--- START ---
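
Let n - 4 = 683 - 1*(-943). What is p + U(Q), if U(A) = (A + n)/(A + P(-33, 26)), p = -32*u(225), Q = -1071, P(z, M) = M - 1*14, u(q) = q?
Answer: -7625359/1059 ≈ -7200.5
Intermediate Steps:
n = 1630 (n = 4 + (683 - 1*(-943)) = 4 + (683 + 943) = 4 + 1626 = 1630)
P(z, M) = -14 + M (P(z, M) = M - 14 = -14 + M)
p = -7200 (p = -32*225 = -7200)
U(A) = (1630 + A)/(12 + A) (U(A) = (A + 1630)/(A + (-14 + 26)) = (1630 + A)/(A + 12) = (1630 + A)/(12 + A))
p + U(Q) = -7200 + (1630 - 1071)/(12 - 1071) = -7200 + 559/(-1059) = -7200 - 1/1059*559 = -7200 - 559/1059 = -7625359/1059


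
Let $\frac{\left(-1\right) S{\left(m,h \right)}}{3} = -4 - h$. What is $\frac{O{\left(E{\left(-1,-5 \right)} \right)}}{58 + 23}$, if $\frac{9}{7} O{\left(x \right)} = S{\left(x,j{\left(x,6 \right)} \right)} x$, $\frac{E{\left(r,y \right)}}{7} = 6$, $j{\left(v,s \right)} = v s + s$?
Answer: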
--- END ---
_Goal of the exercise_
Print the data above again, with nothing altered and nothing left out.

_Worked solution_
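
Let n - 4 = 683 - 1*(-943). What is p + U(Q), if U(A) = (A + n)/(A + P(-33, 26)), p = -32*u(225), Q = -1071, P(z, M) = M - 1*14, u(q) = q?
Answer: -7625359/1059 ≈ -7200.5
Intermediate Steps:
n = 1630 (n = 4 + (683 - 1*(-943)) = 4 + (683 + 943) = 4 + 1626 = 1630)
P(z, M) = -14 + M (P(z, M) = M - 14 = -14 + M)
p = -7200 (p = -32*225 = -7200)
U(A) = (1630 + A)/(12 + A) (U(A) = (A + 1630)/(A + (-14 + 26)) = (1630 + A)/(A + 12) = (1630 + A)/(12 + A))
p + U(Q) = -7200 + (1630 - 1071)/(12 - 1071) = -7200 + 559/(-1059) = -7200 - 1/1059*559 = -7200 - 559/1059 = -7625359/1059


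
Let $\frac{\left(-1\right) S{\left(m,h \right)}}{3} = -4 - h$. What is $\frac{O{\left(E{\left(-1,-5 \right)} \right)}}{58 + 23}$, if $\frac{9}{7} O{\left(x \right)} = S{\left(x,j{\left(x,6 \right)} \right)} x$, $\frac{E{\left(r,y \right)}}{7} = 6$, $j{\left(v,s \right)} = v s + s$?
Answer: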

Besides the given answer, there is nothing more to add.